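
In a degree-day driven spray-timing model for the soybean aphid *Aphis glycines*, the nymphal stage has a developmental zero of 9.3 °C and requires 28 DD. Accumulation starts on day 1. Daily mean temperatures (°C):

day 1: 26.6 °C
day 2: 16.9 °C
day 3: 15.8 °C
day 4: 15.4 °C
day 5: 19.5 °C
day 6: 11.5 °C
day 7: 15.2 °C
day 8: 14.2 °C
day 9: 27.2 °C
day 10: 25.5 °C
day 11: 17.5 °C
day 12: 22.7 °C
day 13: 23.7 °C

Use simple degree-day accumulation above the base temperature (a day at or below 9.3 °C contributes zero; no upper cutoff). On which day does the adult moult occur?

Daily DD above 9.3 °C: 17.3, 7.6, 6.5, 6.1, 10.2, 2.2, 5.9, 4.9, 17.9, 16.2, 8.2, 13.4, 14.4.
Cumulative: 17.3, 24.9, 31.4, 37.5, 47.7, 49.9, 55.8, 60.7, 78.6, 94.8, 103.0, 116.4, 130.8.
The total first reaches 28 DD on day 3.

day 3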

########

▸ **GOAL OF THE EXERCISE**:
Give the listing once more, unchanged in every line.

▸ **EXPECTED ANSWER**:
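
In a degree-day driven spray-timing model for the soybean aphid *Aphis glycines*, the nymphal stage has a developmental zero of 9.3 °C and requires 28 DD. Accumulation starts on day 1. Daily mean temperatures (°C):

day 1: 26.6 °C
day 2: 16.9 °C
day 3: 15.8 °C
day 4: 15.4 °C
day 5: 19.5 °C
day 6: 11.5 °C
day 7: 15.2 °C
day 8: 14.2 °C
day 9: 27.2 °C
day 10: 25.5 °C
day 11: 17.5 °C
day 12: 22.7 °C
day 13: 23.7 °C

Use simple degree-day accumulation above the base temperature (a day at or below 9.3 °C contributes zero; no upper cutoff). On which day does the adult moult occur?

Daily DD above 9.3 °C: 17.3, 7.6, 6.5, 6.1, 10.2, 2.2, 5.9, 4.9, 17.9, 16.2, 8.2, 13.4, 14.4.
Cumulative: 17.3, 24.9, 31.4, 37.5, 47.7, 49.9, 55.8, 60.7, 78.6, 94.8, 103.0, 116.4, 130.8.
The total first reaches 28 DD on day 3.

day 3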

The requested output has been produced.